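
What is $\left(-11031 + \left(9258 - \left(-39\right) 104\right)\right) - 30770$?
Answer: $-28487$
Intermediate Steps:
$\left(-11031 + \left(9258 - \left(-39\right) 104\right)\right) - 30770 = \left(-11031 + \left(9258 - -4056\right)\right) - 30770 = \left(-11031 + \left(9258 + 4056\right)\right) - 30770 = \left(-11031 + 13314\right) - 30770 = 2283 - 30770 = -28487$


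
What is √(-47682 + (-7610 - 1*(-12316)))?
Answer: 4*I*√2686 ≈ 207.31*I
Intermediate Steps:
√(-47682 + (-7610 - 1*(-12316))) = √(-47682 + (-7610 + 12316)) = √(-47682 + 4706) = √(-42976) = 4*I*√2686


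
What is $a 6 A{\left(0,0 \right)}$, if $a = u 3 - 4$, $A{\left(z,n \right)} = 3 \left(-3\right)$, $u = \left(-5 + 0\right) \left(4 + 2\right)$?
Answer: $5076$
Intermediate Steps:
$u = -30$ ($u = \left(-5\right) 6 = -30$)
$A{\left(z,n \right)} = -9$
$a = -94$ ($a = \left(-30\right) 3 - 4 = -90 - 4 = -94$)
$a 6 A{\left(0,0 \right)} = \left(-94\right) 6 \left(-9\right) = \left(-564\right) \left(-9\right) = 5076$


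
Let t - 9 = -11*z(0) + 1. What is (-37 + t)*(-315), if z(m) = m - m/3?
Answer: 8505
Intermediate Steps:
z(m) = 2*m/3 (z(m) = m - m/3 = 2*m/3)
t = 10 (t = 9 + (-22*0/3 + 1) = 9 + (-11*0 + 1) = 9 + (0 + 1) = 9 + 1 = 10)
(-37 + t)*(-315) = (-37 + 10)*(-315) = -27*(-315) = 8505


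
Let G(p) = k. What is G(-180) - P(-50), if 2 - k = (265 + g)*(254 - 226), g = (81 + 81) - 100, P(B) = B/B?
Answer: -9155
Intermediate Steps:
P(B) = 1
g = 62 (g = 162 - 100 = 62)
k = -9154 (k = 2 - (265 + 62)*(254 - 226) = 2 - 327*28 = 2 - 1*9156 = 2 - 9156 = -9154)
G(p) = -9154
G(-180) - P(-50) = -9154 - 1*1 = -9154 - 1 = -9155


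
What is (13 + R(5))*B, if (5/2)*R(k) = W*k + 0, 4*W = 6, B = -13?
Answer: -208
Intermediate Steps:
W = 3/2 (W = (¼)*6 = 3/2 ≈ 1.5000)
R(k) = 3*k/5 (R(k) = 2*(3*k/2 + 0)/5 = 2*(3*k/2)/5 = 3*k/5)
(13 + R(5))*B = (13 + (⅗)*5)*(-13) = (13 + 3)*(-13) = 16*(-13) = -208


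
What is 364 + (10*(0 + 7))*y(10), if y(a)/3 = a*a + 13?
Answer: 24094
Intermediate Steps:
y(a) = 39 + 3*a**2 (y(a) = 3*(a*a + 13) = 3*(a**2 + 13) = 3*(13 + a**2) = 39 + 3*a**2)
364 + (10*(0 + 7))*y(10) = 364 + (10*(0 + 7))*(39 + 3*10**2) = 364 + (10*7)*(39 + 3*100) = 364 + 70*(39 + 300) = 364 + 70*339 = 364 + 23730 = 24094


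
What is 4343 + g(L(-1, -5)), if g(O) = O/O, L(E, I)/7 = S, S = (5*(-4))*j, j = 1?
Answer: 4344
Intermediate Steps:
S = -20 (S = (5*(-4))*1 = -20*1 = -20)
L(E, I) = -140 (L(E, I) = 7*(-20) = -140)
g(O) = 1
4343 + g(L(-1, -5)) = 4343 + 1 = 4344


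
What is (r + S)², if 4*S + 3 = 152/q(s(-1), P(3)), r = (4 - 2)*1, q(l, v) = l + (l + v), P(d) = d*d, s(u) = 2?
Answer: 47089/2704 ≈ 17.415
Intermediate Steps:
P(d) = d²
q(l, v) = v + 2*l
r = 2 (r = 2*1 = 2)
S = 113/52 (S = -¾ + (152/(3² + 2*2))/4 = -¾ + (152/(9 + 4))/4 = -¾ + (152/13)/4 = -¾ + (152*(1/13))/4 = -¾ + (¼)*(152/13) = -¾ + 38/13 = 113/52 ≈ 2.1731)
(r + S)² = (2 + 113/52)² = (217/52)² = 47089/2704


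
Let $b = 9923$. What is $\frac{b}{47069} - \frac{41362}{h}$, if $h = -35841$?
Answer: $\frac{2302518221}{1687000029} \approx 1.3649$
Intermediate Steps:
$\frac{b}{47069} - \frac{41362}{h} = \frac{9923}{47069} - \frac{41362}{-35841} = 9923 \cdot \frac{1}{47069} - - \frac{41362}{35841} = \frac{9923}{47069} + \frac{41362}{35841} = \frac{2302518221}{1687000029}$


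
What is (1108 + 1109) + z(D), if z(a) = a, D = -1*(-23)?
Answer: 2240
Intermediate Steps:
D = 23
(1108 + 1109) + z(D) = (1108 + 1109) + 23 = 2217 + 23 = 2240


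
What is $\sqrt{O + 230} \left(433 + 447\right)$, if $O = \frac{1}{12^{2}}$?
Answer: $\frac{220 \sqrt{33121}}{3} \approx 13346.0$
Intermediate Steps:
$O = \frac{1}{144} \approx 0.0069444$
$\sqrt{O + 230} \left(433 + 447\right) = \sqrt{\frac{1}{144} + 230} \left(433 + 447\right) = \sqrt{\frac{33121}{144}} \cdot 880 = \frac{\sqrt{33121}}{12} \cdot 880 = \frac{220 \sqrt{33121}}{3}$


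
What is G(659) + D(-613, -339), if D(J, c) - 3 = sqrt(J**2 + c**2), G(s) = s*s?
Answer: 434284 + sqrt(490690) ≈ 4.3498e+5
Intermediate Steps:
G(s) = s**2
D(J, c) = 3 + sqrt(J**2 + c**2)
G(659) + D(-613, -339) = 659**2 + (3 + sqrt((-613)**2 + (-339)**2)) = 434281 + (3 + sqrt(375769 + 114921)) = 434281 + (3 + sqrt(490690)) = 434284 + sqrt(490690)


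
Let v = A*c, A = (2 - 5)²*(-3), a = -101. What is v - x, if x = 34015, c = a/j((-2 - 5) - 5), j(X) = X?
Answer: -136969/4 ≈ -34242.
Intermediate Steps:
c = 101/12 (c = -101/((-2 - 5) - 5) = -101/(-7 - 5) = -101/(-12) = -101*(-1/12) = 101/12 ≈ 8.4167)
A = -27 (A = (-3)²*(-3) = 9*(-3) = -27)
v = -909/4 (v = -27*101/12 = -909/4 ≈ -227.25)
v - x = -909/4 - 1*34015 = -909/4 - 34015 = -136969/4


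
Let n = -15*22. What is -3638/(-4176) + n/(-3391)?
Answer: 6857269/7080408 ≈ 0.96848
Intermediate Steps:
n = -330
-3638/(-4176) + n/(-3391) = -3638/(-4176) - 330/(-3391) = -3638*(-1/4176) - 330*(-1/3391) = 1819/2088 + 330/3391 = 6857269/7080408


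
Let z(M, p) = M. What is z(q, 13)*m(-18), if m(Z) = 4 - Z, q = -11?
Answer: -242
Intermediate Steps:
z(q, 13)*m(-18) = -11*(4 - 1*(-18)) = -11*(4 + 18) = -11*22 = -242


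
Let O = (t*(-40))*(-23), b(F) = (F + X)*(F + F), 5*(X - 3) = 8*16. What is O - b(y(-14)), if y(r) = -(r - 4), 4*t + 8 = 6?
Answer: -10688/5 ≈ -2137.6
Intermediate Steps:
t = -½ (t = -2 + (¼)*6 = -2 + 3/2 = -½ ≈ -0.50000)
y(r) = 4 - r (y(r) = -(-4 + r) = 4 - r)
X = 143/5 (X = 3 + (8*16)/5 = 3 + (⅕)*128 = 3 + 128/5 = 143/5 ≈ 28.600)
b(F) = 2*F*(143/5 + F) (b(F) = (F + 143/5)*(F + F) = (143/5 + F)*(2*F) = 2*F*(143/5 + F))
O = -460 (O = -½*(-40)*(-23) = 20*(-23) = -460)
O - b(y(-14)) = -460 - 2*(4 - 1*(-14))*(143 + 5*(4 - 1*(-14)))/5 = -460 - 2*(4 + 14)*(143 + 5*(4 + 14))/5 = -460 - 2*18*(143 + 5*18)/5 = -460 - 2*18*(143 + 90)/5 = -460 - 2*18*233/5 = -460 - 1*8388/5 = -460 - 8388/5 = -10688/5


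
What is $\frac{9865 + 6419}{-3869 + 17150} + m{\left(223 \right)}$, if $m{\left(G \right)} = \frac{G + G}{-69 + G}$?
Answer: $\frac{1405177}{340879} \approx 4.1222$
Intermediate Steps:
$m{\left(G \right)} = \frac{2 G}{-69 + G}$
$\frac{9865 + 6419}{-3869 + 17150} + m{\left(223 \right)} = \frac{9865 + 6419}{-3869 + 17150} + 2 \cdot 223 \frac{1}{-69 + 223} = \frac{16284}{13281} + 2 \cdot 223 \cdot \frac{1}{154} = 16284 \cdot \frac{1}{13281} + 2 \cdot 223 \cdot \frac{1}{154} = \frac{5428}{4427} + \frac{223}{77} = \frac{1405177}{340879}$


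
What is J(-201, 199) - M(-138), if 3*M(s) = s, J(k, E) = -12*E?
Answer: -2342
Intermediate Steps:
M(s) = s/3
J(-201, 199) - M(-138) = -12*199 - (-138)/3 = -2388 - 1*(-46) = -2388 + 46 = -2342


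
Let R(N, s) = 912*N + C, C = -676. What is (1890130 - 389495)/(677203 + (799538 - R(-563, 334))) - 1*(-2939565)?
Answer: 5852302090880/1990873 ≈ 2.9396e+6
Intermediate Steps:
R(N, s) = -676 + 912*N (R(N, s) = 912*N - 676 = -676 + 912*N)
(1890130 - 389495)/(677203 + (799538 - R(-563, 334))) - 1*(-2939565) = (1890130 - 389495)/(677203 + (799538 - (-676 + 912*(-563)))) - 1*(-2939565) = 1500635/(677203 + (799538 - (-676 - 513456))) + 2939565 = 1500635/(677203 + (799538 - 1*(-514132))) + 2939565 = 1500635/(677203 + (799538 + 514132)) + 2939565 = 1500635/(677203 + 1313670) + 2939565 = 1500635/1990873 + 2939565 = 5852302090880/1990873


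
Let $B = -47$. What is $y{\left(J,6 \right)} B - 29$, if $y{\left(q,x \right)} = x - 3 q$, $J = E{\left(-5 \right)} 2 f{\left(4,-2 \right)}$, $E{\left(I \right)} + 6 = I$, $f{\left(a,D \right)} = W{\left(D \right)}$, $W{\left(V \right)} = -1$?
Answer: $2791$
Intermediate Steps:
$f{\left(a,D \right)} = -1$
$E{\left(I \right)} = -6 + I$
$J = 22$ ($J = \left(-6 - 5\right) 2 \left(-1\right) = \left(-11\right) 2 \left(-1\right) = \left(-22\right) \left(-1\right) = 22$)
$y{\left(J,6 \right)} B - 29 = \left(6 - 66\right) \left(-47\right) - 29 = \left(-60\right) \left(-47\right) - 29 = 2820 - 29 = 2791$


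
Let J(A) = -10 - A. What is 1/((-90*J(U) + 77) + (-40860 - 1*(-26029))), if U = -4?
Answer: -1/14214 ≈ -7.0353e-5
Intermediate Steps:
1/((-90*J(U) + 77) + (-40860 - 1*(-26029))) = 1/((-90*(-10 - 1*(-4)) + 77) + (-40860 - 1*(-26029))) = 1/((-90*(-10 + 4) + 77) + (-40860 + 26029)) = 1/((-90*(-6) + 77) - 14831) = 1/((540 + 77) - 14831) = 1/(617 - 14831) = 1/(-14214) = -1/14214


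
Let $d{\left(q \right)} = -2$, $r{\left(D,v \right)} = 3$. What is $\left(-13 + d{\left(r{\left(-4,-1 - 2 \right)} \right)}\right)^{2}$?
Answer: $225$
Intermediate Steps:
$\left(-13 + d{\left(r{\left(-4,-1 - 2 \right)} \right)}\right)^{2} = \left(-13 - 2\right)^{2} = \left(-15\right)^{2} = 225$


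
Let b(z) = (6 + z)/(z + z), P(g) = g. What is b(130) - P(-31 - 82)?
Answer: 7379/65 ≈ 113.52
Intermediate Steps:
b(z) = (6 + z)/(2*z) (b(z) = (6 + z)/((2*z)) = (6 + z)*(1/(2*z)) = (6 + z)/(2*z))
b(130) - P(-31 - 82) = (½)*(6 + 130)/130 - (-31 - 82) = (½)*(1/130)*136 - 1*(-113) = 34/65 + 113 = 7379/65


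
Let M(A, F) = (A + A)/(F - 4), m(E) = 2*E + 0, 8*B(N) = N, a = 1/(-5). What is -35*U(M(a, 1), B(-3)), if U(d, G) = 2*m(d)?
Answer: -56/3 ≈ -18.667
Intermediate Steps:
a = -⅕ ≈ -0.20000
B(N) = N/8
m(E) = 2*E
M(A, F) = 2*A/(-4 + F) (M(A, F) = (2*A)/(-4 + F) = 2*A/(-4 + F))
U(d, G) = 4*d (U(d, G) = 2*(2*d) = 4*d)
-35*U(M(a, 1), B(-3)) = -140*2*(-⅕)/(-4 + 1) = -140*2*(-⅕)/(-3) = -140*2*(-⅕)*(-⅓) = -140*2/15 = -35*8/15 = -56/3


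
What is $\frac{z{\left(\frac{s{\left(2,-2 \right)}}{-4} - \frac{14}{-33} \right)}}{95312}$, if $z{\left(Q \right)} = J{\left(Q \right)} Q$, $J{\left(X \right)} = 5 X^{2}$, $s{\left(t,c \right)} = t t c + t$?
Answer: $\frac{10241915}{27401818752} \approx 0.00037377$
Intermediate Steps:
$s{\left(t,c \right)} = t + c t^{2}$ ($s{\left(t,c \right)} = t^{2} c + t = c t^{2} + t = t + c t^{2}$)
$z{\left(Q \right)} = 5 Q^{3}$ ($z{\left(Q \right)} = 5 Q^{2} Q = 5 Q^{3}$)
$\frac{z{\left(\frac{s{\left(2,-2 \right)}}{-4} - \frac{14}{-33} \right)}}{95312} = \frac{5 \left(\frac{2 \left(1 - 4\right)}{-4} - \frac{14}{-33}\right)^{3}}{95312} = 5 \left(2 \left(1 - 4\right) \left(- \frac{1}{4}\right) - - \frac{14}{33}\right)^{3} \cdot \frac{1}{95312} = 5 \left(2 \left(-3\right) \left(- \frac{1}{4}\right) + \frac{14}{33}\right)^{3} \cdot \frac{1}{95312} = 5 \left(\left(-6\right) \left(- \frac{1}{4}\right) + \frac{14}{33}\right)^{3} \cdot \frac{1}{95312} = 5 \left(\frac{3}{2} + \frac{14}{33}\right)^{3} \cdot \frac{1}{95312} = 5 \left(\frac{127}{66}\right)^{3} \cdot \frac{1}{95312} = 5 \cdot \frac{2048383}{287496} \cdot \frac{1}{95312} = \frac{10241915}{287496} \cdot \frac{1}{95312} = \frac{10241915}{27401818752}$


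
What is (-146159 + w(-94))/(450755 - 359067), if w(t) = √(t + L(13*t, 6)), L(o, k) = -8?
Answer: -146159/91688 + I*√102/91688 ≈ -1.5941 + 0.00011015*I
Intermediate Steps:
w(t) = √(-8 + t) (w(t) = √(t - 8) = √(-8 + t))
(-146159 + w(-94))/(450755 - 359067) = (-146159 + √(-8 - 94))/(450755 - 359067) = (-146159 + √(-102))/91688 = (-146159 + I*√102)*(1/91688) = -146159/91688 + I*√102/91688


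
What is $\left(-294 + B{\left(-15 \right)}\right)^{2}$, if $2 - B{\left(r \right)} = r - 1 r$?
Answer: $85264$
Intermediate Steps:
$B{\left(r \right)} = 2$ ($B{\left(r \right)} = 2 - \left(r - 1 r\right) = 2 - \left(r - r\right) = 2 - 0 = 2 + 0 = 2$)
$\left(-294 + B{\left(-15 \right)}\right)^{2} = \left(-294 + 2\right)^{2} = \left(-292\right)^{2} = 85264$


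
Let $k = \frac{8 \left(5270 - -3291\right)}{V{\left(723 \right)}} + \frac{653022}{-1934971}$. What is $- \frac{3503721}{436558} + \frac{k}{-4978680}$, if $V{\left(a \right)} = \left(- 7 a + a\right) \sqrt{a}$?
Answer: $- \frac{2812787609147953467}{350468813996790020} + \frac{1223 \sqrt{723}}{278839330470} \approx -8.0258$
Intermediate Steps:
$V{\left(a \right)} = - 6 a^{\frac{3}{2}}$ ($V{\left(a \right)} = - 6 a \sqrt{a} = - 6 a^{\frac{3}{2}}$)
$k = - \frac{653022}{1934971} - \frac{34244 \sqrt{723}}{1568187}$ ($k = \frac{8 \left(5270 - -3291\right)}{\left(-6\right) 723^{\frac{3}{2}}} + \frac{653022}{-1934971} = \frac{8 \left(5270 + 3291\right)}{\left(-6\right) 723 \sqrt{723}} + 653022 \left(- \frac{1}{1934971}\right) = \frac{8 \cdot 8561}{\left(-4338\right) \sqrt{723}} - \frac{653022}{1934971} = 68488 \left(- \frac{\sqrt{723}}{3136374}\right) - \frac{653022}{1934971} = - \frac{34244 \sqrt{723}}{1568187} - \frac{653022}{1934971} = - \frac{653022}{1934971} - \frac{34244 \sqrt{723}}{1568187} \approx -0.92464$)
$- \frac{3503721}{436558} + \frac{k}{-4978680} = - \frac{3503721}{436558} + \frac{- \frac{653022}{1934971} - \frac{34244 \sqrt{723}}{1568187}}{-4978680} = \left(-3503721\right) \frac{1}{436558} + \left(- \frac{653022}{1934971} - \frac{34244 \sqrt{723}}{1568187}\right) \left(- \frac{1}{4978680}\right) = - \frac{3503721}{436558} + \left(\frac{108837}{1605600236380} + \frac{1223 \sqrt{723}}{278839330470}\right) = - \frac{2812787609147953467}{350468813996790020} + \frac{1223 \sqrt{723}}{278839330470}$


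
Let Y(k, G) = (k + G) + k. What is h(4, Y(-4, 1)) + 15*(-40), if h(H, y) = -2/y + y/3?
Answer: -12643/21 ≈ -602.05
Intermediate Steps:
Y(k, G) = G + 2*k (Y(k, G) = (G + k) + k = G + 2*k)
h(H, y) = -2/y + y/3 (h(H, y) = -2/y + y*(⅓) = -2/y + y/3)
h(4, Y(-4, 1)) + 15*(-40) = (-2/(1 + 2*(-4)) + (1 + 2*(-4))/3) + 15*(-40) = (-2/(1 - 8) + (1 - 8)/3) - 600 = (-2/(-7) + (⅓)*(-7)) - 600 = (-2*(-⅐) - 7/3) - 600 = (2/7 - 7/3) - 600 = -43/21 - 600 = -12643/21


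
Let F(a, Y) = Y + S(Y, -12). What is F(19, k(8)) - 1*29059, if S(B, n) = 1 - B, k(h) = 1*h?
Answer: -29058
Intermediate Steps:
k(h) = h
F(a, Y) = 1 (F(a, Y) = Y + (1 - Y) = 1)
F(19, k(8)) - 1*29059 = 1 - 1*29059 = 1 - 29059 = -29058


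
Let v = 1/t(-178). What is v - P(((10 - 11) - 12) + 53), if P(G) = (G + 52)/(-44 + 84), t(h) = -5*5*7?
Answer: -807/350 ≈ -2.3057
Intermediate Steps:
t(h) = -175 (t(h) = -25*7 = -175)
P(G) = 13/10 + G/40 (P(G) = (52 + G)/40 = (52 + G)*(1/40) = 13/10 + G/40)
v = -1/175 (v = 1/(-175) = -1/175 ≈ -0.0057143)
v - P(((10 - 11) - 12) + 53) = -1/175 - (13/10 + (((10 - 11) - 12) + 53)/40) = -1/175 - (13/10 + ((-1 - 12) + 53)/40) = -1/175 - (13/10 + (-13 + 53)/40) = -1/175 - (13/10 + (1/40)*40) = -1/175 - (13/10 + 1) = -1/175 - 1*23/10 = -1/175 - 23/10 = -807/350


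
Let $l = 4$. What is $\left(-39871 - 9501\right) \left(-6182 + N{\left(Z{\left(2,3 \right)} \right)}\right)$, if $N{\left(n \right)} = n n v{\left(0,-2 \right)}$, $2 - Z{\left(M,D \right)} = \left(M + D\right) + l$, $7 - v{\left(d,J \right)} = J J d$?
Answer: $288283108$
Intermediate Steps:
$v{\left(d,J \right)} = 7 - d J^{2}$ ($v{\left(d,J \right)} = 7 - J J d = 7 - J^{2} d = 7 - d J^{2}$)
$Z{\left(M,D \right)} = -2 - D - M$ ($Z{\left(M,D \right)} = 2 - \left(\left(M + D\right) + 4\right) = 2 - \left(\left(D + M\right) + 4\right) = 2 - \left(4 + D + M\right) = -2 - D - M$)
$N{\left(n \right)} = 7 n^{2}$ ($N{\left(n \right)} = n n \left(7 - 0 \left(-2\right)^{2}\right) = n^{2} \left(7 - 0 \cdot 4\right) = n^{2} \left(7 + 0\right) = n^{2} \cdot 7 = 7 n^{2}$)
$\left(-39871 - 9501\right) \left(-6182 + N{\left(Z{\left(2,3 \right)} \right)}\right) = \left(-39871 - 9501\right) \left(-6182 + 7 \left(-2 - 3 - 2\right)^{2}\right) = - 49372 \left(-6182 + 7 \left(-2 - 3 - 2\right)^{2}\right) = - 49372 \left(-6182 + 7 \left(-7\right)^{2}\right) = - 49372 \left(-6182 + 7 \cdot 49\right) = - 49372 \left(-6182 + 343\right) = \left(-49372\right) \left(-5839\right) = 288283108$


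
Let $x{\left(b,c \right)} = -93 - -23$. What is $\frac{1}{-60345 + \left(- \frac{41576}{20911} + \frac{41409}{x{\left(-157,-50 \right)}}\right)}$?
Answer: $- \frac{1463770}{89200014569} \approx -1.641 \cdot 10^{-5}$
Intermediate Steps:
$x{\left(b,c \right)} = -70$ ($x{\left(b,c \right)} = -93 + 23 = -70$)
$\frac{1}{-60345 + \left(- \frac{41576}{20911} + \frac{41409}{x{\left(-157,-50 \right)}}\right)} = \frac{1}{-60345 + \left(- \frac{41576}{20911} + \frac{41409}{-70}\right)} = \frac{1}{-60345 + \left(\left(-41576\right) \frac{1}{20911} + 41409 \left(- \frac{1}{70}\right)\right)} = \frac{1}{-60345 - \frac{868813919}{1463770}} = \frac{1}{- \frac{89200014569}{1463770}} = - \frac{1463770}{89200014569}$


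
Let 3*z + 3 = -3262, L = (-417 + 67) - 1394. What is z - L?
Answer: 1967/3 ≈ 655.67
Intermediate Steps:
L = -1744 (L = -350 - 1394 = -1744)
z = -3265/3 (z = -1 + (⅓)*(-3262) = -1 - 3262/3 = -3265/3 ≈ -1088.3)
z - L = -3265/3 - 1*(-1744) = -3265/3 + 1744 = 1967/3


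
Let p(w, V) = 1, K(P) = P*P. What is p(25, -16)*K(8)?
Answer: 64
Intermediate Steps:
K(P) = P²
p(25, -16)*K(8) = 1*8² = 1*64 = 64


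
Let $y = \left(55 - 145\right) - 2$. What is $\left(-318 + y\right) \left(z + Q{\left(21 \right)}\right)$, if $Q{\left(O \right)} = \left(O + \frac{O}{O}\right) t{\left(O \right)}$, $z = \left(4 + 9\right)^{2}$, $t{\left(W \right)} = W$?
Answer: $-258710$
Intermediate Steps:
$z = 169$ ($z = 13^{2} = 169$)
$y = -92$ ($y = -90 - 2 = -92$)
$Q{\left(O \right)} = O \left(1 + O\right)$ ($Q{\left(O \right)} = \left(O + \frac{O}{O}\right) O = \left(O + 1\right) O = \left(1 + O\right) O = O \left(1 + O\right)$)
$\left(-318 + y\right) \left(z + Q{\left(21 \right)}\right) = \left(-318 - 92\right) \left(169 + 21 \left(1 + 21\right)\right) = - 410 \left(169 + 21 \cdot 22\right) = - 410 \left(169 + 462\right) = \left(-410\right) 631 = -258710$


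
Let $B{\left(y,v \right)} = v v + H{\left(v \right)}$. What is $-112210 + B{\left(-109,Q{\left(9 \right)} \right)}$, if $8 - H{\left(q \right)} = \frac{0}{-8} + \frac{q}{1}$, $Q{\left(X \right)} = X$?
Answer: $-112130$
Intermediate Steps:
$H{\left(q \right)} = 8 - q$ ($H{\left(q \right)} = 8 - \left(\frac{0}{-8} + \frac{q}{1}\right) = 8 - \left(0 \left(- \frac{1}{8}\right) + q 1\right) = 8 - \left(0 + q\right) = 8 - q$)
$B{\left(y,v \right)} = 8 + v^{2} - v$ ($B{\left(y,v \right)} = v v - \left(-8 + v\right) = v^{2} - \left(-8 + v\right) = 8 + v^{2} - v$)
$-112210 + B{\left(-109,Q{\left(9 \right)} \right)} = -112210 + \left(8 + 9^{2} - 9\right) = -112210 + \left(8 + 81 - 9\right) = -112210 + 80 = -112130$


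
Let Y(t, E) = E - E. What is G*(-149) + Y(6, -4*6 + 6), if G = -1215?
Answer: 181035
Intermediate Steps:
Y(t, E) = 0
G*(-149) + Y(6, -4*6 + 6) = -1215*(-149) + 0 = 181035 + 0 = 181035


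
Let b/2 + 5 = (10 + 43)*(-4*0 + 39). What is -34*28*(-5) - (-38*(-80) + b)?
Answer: -2404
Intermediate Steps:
b = 4124 (b = -10 + 2*((10 + 43)*(-4*0 + 39)) = -10 + 2*(53*(0 + 39)) = -10 + 2*(53*39) = -10 + 2*2067 = -10 + 4134 = 4124)
-34*28*(-5) - (-38*(-80) + b) = -34*28*(-5) - (-38*(-80) + 4124) = -952*(-5) - (3040 + 4124) = 4760 - 1*7164 = 4760 - 7164 = -2404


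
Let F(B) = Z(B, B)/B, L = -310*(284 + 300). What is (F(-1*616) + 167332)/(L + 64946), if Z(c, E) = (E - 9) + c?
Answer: -34359251/23837968 ≈ -1.4414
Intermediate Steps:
Z(c, E) = -9 + E + c (Z(c, E) = (-9 + E) + c = -9 + E + c)
L = -181040 (L = -310*584 = -181040)
F(B) = (-9 + 2*B)/B (F(B) = (-9 + B + B)/B = (-9 + 2*B)/B)
(F(-1*616) + 167332)/(L + 64946) = ((2 - 9/((-1*616))) + 167332)/(-181040 + 64946) = ((2 - 9/(-616)) + 167332)/(-116094) = ((2 - 9*(-1/616)) + 167332)*(-1/116094) = ((2 + 9/616) + 167332)*(-1/116094) = (1241/616 + 167332)*(-1/116094) = (103077753/616)*(-1/116094) = -34359251/23837968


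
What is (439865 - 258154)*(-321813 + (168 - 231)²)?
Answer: -57755751084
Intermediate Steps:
(439865 - 258154)*(-321813 + (168 - 231)²) = 181711*(-321813 + (-63)²) = 181711*(-321813 + 3969) = 181711*(-317844) = -57755751084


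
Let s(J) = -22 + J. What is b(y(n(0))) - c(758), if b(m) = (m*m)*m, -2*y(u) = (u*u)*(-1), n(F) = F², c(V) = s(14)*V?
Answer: 6064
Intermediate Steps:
c(V) = -8*V (c(V) = (-22 + 14)*V = -8*V)
y(u) = u²/2 (y(u) = -u*u*(-1)/2 = -u²*(-1)/2 = -(-1)*u²/2 = u²/2)
b(m) = m³ (b(m) = m²*m = m³)
b(y(n(0))) - c(758) = ((0²)²/2)³ - (-8)*758 = ((½)*0²)³ - 1*(-6064) = ((½)*0)³ + 6064 = 0³ + 6064 = 0 + 6064 = 6064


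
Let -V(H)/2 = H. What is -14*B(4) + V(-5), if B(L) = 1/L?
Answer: 13/2 ≈ 6.5000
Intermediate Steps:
V(H) = -2*H
-14*B(4) + V(-5) = -14/4 - 2*(-5) = -14*¼ + 10 = -7/2 + 10 = 13/2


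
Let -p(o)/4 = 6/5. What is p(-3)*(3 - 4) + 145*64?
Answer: 46424/5 ≈ 9284.8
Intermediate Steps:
p(o) = -24/5
p(-3)*(3 - 4) + 145*64 = -24*(3 - 4)/5 + 145*64 = -24/5*(-1) + 9280 = 24/5 + 9280 = 46424/5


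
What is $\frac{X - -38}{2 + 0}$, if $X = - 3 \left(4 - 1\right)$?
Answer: $\frac{29}{2} \approx 14.5$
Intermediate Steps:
$X = -9$ ($X = \left(-3\right) 3 = -9$)
$\frac{X - -38}{2 + 0} = \frac{-9 - -38}{2 + 0} = \frac{-9 + 38}{2} = 29 \cdot \frac{1}{2} = \frac{29}{2}$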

________________________________________

YOUR TASK
All lines in the data above from the one with "Answer: -56/3 ≈ -18.667" through the one with "Answer: -146159/91688 +" must be repeated exactly, and no others.

RESULT
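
Answer: -56/3 ≈ -18.667
Intermediate Steps:
a = -⅕ ≈ -0.20000
B(N) = N/8
m(E) = 2*E
M(A, F) = 2*A/(-4 + F) (M(A, F) = (2*A)/(-4 + F) = 2*A/(-4 + F))
U(d, G) = 4*d (U(d, G) = 2*(2*d) = 4*d)
-35*U(M(a, 1), B(-3)) = -140*2*(-⅕)/(-4 + 1) = -140*2*(-⅕)/(-3) = -140*2*(-⅕)*(-⅓) = -140*2/15 = -35*8/15 = -56/3


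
What is $\frac{z{\left(\frac{s{\left(2,-2 \right)}}{-4} - \frac{14}{-33} \right)}}{95312}$, if $z{\left(Q \right)} = J{\left(Q \right)} Q$, $J{\left(X \right)} = 5 X^{2}$, $s{\left(t,c \right)} = t t c + t$?
Answer: $\frac{10241915}{27401818752} \approx 0.00037377$
Intermediate Steps:
$s{\left(t,c \right)} = t + c t^{2}$ ($s{\left(t,c \right)} = t^{2} c + t = c t^{2} + t = t + c t^{2}$)
$z{\left(Q \right)} = 5 Q^{3}$ ($z{\left(Q \right)} = 5 Q^{2} Q = 5 Q^{3}$)
$\frac{z{\left(\frac{s{\left(2,-2 \right)}}{-4} - \frac{14}{-33} \right)}}{95312} = \frac{5 \left(\frac{2 \left(1 - 4\right)}{-4} - \frac{14}{-33}\right)^{3}}{95312} = 5 \left(2 \left(1 - 4\right) \left(- \frac{1}{4}\right) - - \frac{14}{33}\right)^{3} \cdot \frac{1}{95312} = 5 \left(2 \left(-3\right) \left(- \frac{1}{4}\right) + \frac{14}{33}\right)^{3} \cdot \frac{1}{95312} = 5 \left(\left(-6\right) \left(- \frac{1}{4}\right) + \frac{14}{33}\right)^{3} \cdot \frac{1}{95312} = 5 \left(\frac{3}{2} + \frac{14}{33}\right)^{3} \cdot \frac{1}{95312} = 5 \left(\frac{127}{66}\right)^{3} \cdot \frac{1}{95312} = 5 \cdot \frac{2048383}{287496} \cdot \frac{1}{95312} = \frac{10241915}{287496} \cdot \frac{1}{95312} = \frac{10241915}{27401818752}$


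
What is (-146159 + w(-94))/(450755 - 359067), if w(t) = √(t + L(13*t, 6)), L(o, k) = -8?
Answer: -146159/91688 + I*√102/91688 ≈ -1.5941 + 0.00011015*I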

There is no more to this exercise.